- **Stored data**
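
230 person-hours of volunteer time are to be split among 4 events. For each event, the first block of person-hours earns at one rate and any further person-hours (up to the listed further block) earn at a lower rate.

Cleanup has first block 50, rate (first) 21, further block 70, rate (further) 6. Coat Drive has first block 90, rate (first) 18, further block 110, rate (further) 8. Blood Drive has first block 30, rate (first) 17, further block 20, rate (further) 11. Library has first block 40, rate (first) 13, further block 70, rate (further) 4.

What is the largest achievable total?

Order all 8 blocks by rate: Cleanup/T1 21 > Coat Drive/T1 18 > Blood Drive/T1 17 > Library/T1 13 > Blood Drive/T2 11 > Coat Drive/T2 8 > Cleanup/T2 6 > Library/T2 4.
Cleanup T1 at 21: fill all 50 ; 180 left.
Fill Coat Drive T1 block (90 at 18) ; 90 left.
Blood Drive T1 at 17: fill all 30 ; 60 left.
Library T1 at 13: fill all 40 ; 20 left.
Blood Drive/T2 (11): +20 ; 0 left.
Total = 21×50 + 18×90 + 17×30 + 13×40 + 11×20 = 3920.

3920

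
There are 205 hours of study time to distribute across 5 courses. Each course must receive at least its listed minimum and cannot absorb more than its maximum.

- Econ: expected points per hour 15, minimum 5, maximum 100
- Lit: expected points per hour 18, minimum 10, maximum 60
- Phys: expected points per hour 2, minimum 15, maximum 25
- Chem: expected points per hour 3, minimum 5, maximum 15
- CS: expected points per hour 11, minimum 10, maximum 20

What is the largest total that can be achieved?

2860

Meeting every minimum uses 5+10+15+5+10 = 45 hours, leaving 160.
Rank by expected points per hour: Lit 18 > Econ 15 > CS 11 > Chem 3 > Phys 2.
Lit: +50 to 60 (cap) — 110 left.
Econ: +95 to 100 (cap) — 15 left.
Give CS 10 more to hit its cap of 20 — 5 left.
Only 5 left; Chem takes them to reach 10.
Total = 15×100 + 18×60 + 2×15 + 3×10 + 11×20 = 2860.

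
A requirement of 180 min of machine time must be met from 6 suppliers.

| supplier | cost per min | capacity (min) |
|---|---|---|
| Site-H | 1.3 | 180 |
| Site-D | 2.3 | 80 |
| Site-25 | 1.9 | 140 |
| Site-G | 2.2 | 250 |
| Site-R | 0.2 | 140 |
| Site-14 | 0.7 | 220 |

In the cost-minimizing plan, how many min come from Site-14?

40

Fill from the cheapest supplier first.
Site-R at 0.2: take all 140 min → 40 still needed.
Site-14 at 0.7: take 40 of its 220 → requirement met.
Site-H, Site-25, Site-G, Site-D: unused.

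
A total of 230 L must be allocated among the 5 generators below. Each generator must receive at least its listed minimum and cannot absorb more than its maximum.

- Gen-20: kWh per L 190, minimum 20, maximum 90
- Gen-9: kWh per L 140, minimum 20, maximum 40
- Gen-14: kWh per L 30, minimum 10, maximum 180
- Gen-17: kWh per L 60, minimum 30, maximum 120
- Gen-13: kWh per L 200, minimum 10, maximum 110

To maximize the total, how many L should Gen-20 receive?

60

Meeting every minimum uses 20+20+10+30+10 = 90 L, leaving 140.
Highest kWh per L first: Gen-13 200 > Gen-20 190 > Gen-9 140 > Gen-17 60 > Gen-14 30.
Gen-13: +100 to 110 (cap) ; 40 left.
Only 40 left; Gen-20 takes them to reach 60.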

- **Problem requirements**
Reproduce each line of the entries in which the word "further" is found.

- **Your response**
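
230 person-hours of volunteer time are to be split among 4 events. For each event, the first block of person-hours earns at one rate and any further person-hours (up to the listed further block) earn at a lower rate.
Cleanup has first block 50, rate (first) 21, further block 70, rate (further) 6. Coat Drive has first block 90, rate (first) 18, further block 110, rate (further) 8. Blood Drive has first block 30, rate (first) 17, further block 20, rate (further) 11. Library has first block 40, rate (first) 13, further block 70, rate (further) 4.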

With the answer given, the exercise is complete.